### About this exercise
Set down exactly, and only, the lines from the one with "Answer: -106429440/17 - 19262620*I*√42/51" to the final line of the entries, both included.

### Exercise data
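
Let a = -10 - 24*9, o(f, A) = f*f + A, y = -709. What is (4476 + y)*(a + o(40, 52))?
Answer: 5371742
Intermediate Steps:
o(f, A) = A + f² (o(f, A) = f² + A = A + f²)
a = -226 (a = -10 - 216 = -226)
(4476 + y)*(a + o(40, 52)) = (4476 - 709)*(-226 + (52 + 40²)) = 3767*(-226 + (52 + 1600)) = 3767*(-226 + 1652) = 3767*1426 = 5371742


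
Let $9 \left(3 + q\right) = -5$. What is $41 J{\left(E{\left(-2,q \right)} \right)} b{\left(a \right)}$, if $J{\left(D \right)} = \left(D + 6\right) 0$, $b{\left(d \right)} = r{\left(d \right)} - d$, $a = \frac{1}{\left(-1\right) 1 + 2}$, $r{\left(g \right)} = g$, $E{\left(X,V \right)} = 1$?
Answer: $0$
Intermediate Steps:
$q = - \frac{32}{9}$ ($q = -3 + \frac{1}{9} \left(-5\right) = -3 - \frac{5}{9} = - \frac{32}{9} \approx -3.5556$)
$a = 1$ ($a = \frac{1}{-1 + 2} = 1^{-1} = 1$)
$b{\left(d \right)} = 0$ ($b{\left(d \right)} = d - d = 0$)
$J{\left(D \right)} = 0$ ($J{\left(D \right)} = \left(6 + D\right) 0 = 0$)
$41 J{\left(E{\left(-2,q \right)} \right)} b{\left(a \right)} = 41 \cdot 0 \cdot 0 = 0 \cdot 0 = 0$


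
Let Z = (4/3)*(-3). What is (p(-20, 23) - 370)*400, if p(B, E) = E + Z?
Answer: -140400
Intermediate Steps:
Z = -4 (Z = (4*(⅓))*(-3) = (4/3)*(-3) = -4)
p(B, E) = -4 + E (p(B, E) = E - 4 = -4 + E)
(p(-20, 23) - 370)*400 = ((-4 + 23) - 370)*400 = (19 - 370)*400 = -351*400 = -140400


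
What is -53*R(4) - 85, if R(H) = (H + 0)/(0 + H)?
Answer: -138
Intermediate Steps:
R(H) = 1 (R(H) = H/H = 1)
-53*R(4) - 85 = -53*1 - 85 = -53 - 85 = -138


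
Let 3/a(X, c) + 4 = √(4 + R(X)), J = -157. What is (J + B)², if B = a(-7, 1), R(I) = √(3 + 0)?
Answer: (157 + 3/(4 - √(4 + √3)))² ≈ 25239.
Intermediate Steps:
R(I) = √3
a(X, c) = 3/(-4 + √(4 + √3))
B = -3/(4 - √(4 + √3)) ≈ -1.8682
(J + B)² = (-157 - 3/(4 - √(4 + √3)))²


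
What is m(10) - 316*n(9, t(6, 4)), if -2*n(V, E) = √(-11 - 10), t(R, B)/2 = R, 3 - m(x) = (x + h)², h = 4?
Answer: -193 + 158*I*√21 ≈ -193.0 + 724.05*I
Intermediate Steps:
m(x) = 3 - (4 + x)² (m(x) = 3 - (x + 4)² = 3 - (4 + x)²)
t(R, B) = 2*R
n(V, E) = -I*√21/2 (n(V, E) = -√(-11 - 10)/2 = -I*√21/2)
m(10) - 316*n(9, t(6, 4)) = (3 - (4 + 10)²) - (-158)*I*√21 = (3 - 1*14²) + 158*I*√21 = (3 - 1*196) + 158*I*√21 = (3 - 196) + 158*I*√21 = -193 + 158*I*√21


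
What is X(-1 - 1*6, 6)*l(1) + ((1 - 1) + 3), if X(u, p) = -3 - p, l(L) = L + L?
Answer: -15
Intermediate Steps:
l(L) = 2*L
X(-1 - 1*6, 6)*l(1) + ((1 - 1) + 3) = (-3 - 1*6)*(2*1) + ((1 - 1) + 3) = (-3 - 6)*2 + (0 + 3) = -9*2 + 3 = -18 + 3 = -15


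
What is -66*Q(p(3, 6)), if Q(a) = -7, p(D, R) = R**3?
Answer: 462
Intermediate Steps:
-66*Q(p(3, 6)) = -66*(-7) = 462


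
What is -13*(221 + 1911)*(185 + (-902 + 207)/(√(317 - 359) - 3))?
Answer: -106429440/17 - 19262620*I*√42/51 ≈ -6.2606e+6 - 2.4478e+6*I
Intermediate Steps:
-13*(221 + 1911)*(185 + (-902 + 207)/(√(317 - 359) - 3)) = -27716*(185 - 695/(√(-42) - 3)) = -27716*(185 - 695/(I*√42 - 3)) = -27716*(185 - 695/(-3 + I*√42)) = -13*(394420 - 1481740/(-3 + I*√42)) = -5127460 + 19262620/(-3 + I*√42)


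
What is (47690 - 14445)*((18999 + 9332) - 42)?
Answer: 940467805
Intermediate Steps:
(47690 - 14445)*((18999 + 9332) - 42) = 33245*(28331 - 42) = 33245*28289 = 940467805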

### Answer below
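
Answer: -106429440/17 - 19262620*I*√42/51 ≈ -6.2606e+6 - 2.4478e+6*I
Intermediate Steps:
-13*(221 + 1911)*(185 + (-902 + 207)/(√(317 - 359) - 3)) = -27716*(185 - 695/(√(-42) - 3)) = -27716*(185 - 695/(I*√42 - 3)) = -27716*(185 - 695/(-3 + I*√42)) = -13*(394420 - 1481740/(-3 + I*√42)) = -5127460 + 19262620/(-3 + I*√42)


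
What is (47690 - 14445)*((18999 + 9332) - 42)?
Answer: 940467805
Intermediate Steps:
(47690 - 14445)*((18999 + 9332) - 42) = 33245*(28331 - 42) = 33245*28289 = 940467805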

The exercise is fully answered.